- YOUR GOAL -
Using the material that follows, identify and copy each line with the string "takes".

(Beginning of THE DATA)

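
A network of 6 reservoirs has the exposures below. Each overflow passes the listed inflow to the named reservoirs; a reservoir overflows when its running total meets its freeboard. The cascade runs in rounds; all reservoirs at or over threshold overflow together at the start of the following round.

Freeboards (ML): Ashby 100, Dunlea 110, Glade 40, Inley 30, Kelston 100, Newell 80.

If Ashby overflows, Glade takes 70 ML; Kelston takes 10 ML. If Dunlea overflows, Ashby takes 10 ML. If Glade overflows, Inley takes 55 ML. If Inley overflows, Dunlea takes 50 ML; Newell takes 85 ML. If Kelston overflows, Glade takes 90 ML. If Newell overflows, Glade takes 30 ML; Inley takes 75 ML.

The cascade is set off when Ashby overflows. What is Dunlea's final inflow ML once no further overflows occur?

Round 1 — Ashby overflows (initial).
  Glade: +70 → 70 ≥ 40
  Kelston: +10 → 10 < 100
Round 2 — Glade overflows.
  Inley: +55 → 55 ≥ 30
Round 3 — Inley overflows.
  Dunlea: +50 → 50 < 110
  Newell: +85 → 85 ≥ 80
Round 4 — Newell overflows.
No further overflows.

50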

(End of THE DATA)
(Beginning of THE DATA)

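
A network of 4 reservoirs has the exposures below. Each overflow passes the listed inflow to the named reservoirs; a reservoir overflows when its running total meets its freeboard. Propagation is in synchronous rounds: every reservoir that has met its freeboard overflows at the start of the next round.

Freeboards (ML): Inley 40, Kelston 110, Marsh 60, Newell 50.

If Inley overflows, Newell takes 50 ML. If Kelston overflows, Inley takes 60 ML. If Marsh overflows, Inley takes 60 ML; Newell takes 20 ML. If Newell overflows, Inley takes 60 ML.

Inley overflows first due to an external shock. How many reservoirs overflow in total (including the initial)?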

(End of THE DATA)

- RESPONSE FOR THIS EXERCISE -
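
If Ashby overflows, Glade takes 70 ML; Kelston takes 10 ML. If Dunlea overflows, Ashby takes 10 ML. If Glade overflows, Inley takes 55 ML. If Inley overflows, Dunlea takes 50 ML; Newell takes 85 ML. If Kelston overflows, Glade takes 90 ML. If Newell overflows, Glade takes 30 ML; Inley takes 75 ML.
If Inley overflows, Newell takes 50 ML. If Kelston overflows, Inley takes 60 ML. If Marsh overflows, Inley takes 60 ML; Newell takes 20 ML. If Newell overflows, Inley takes 60 ML.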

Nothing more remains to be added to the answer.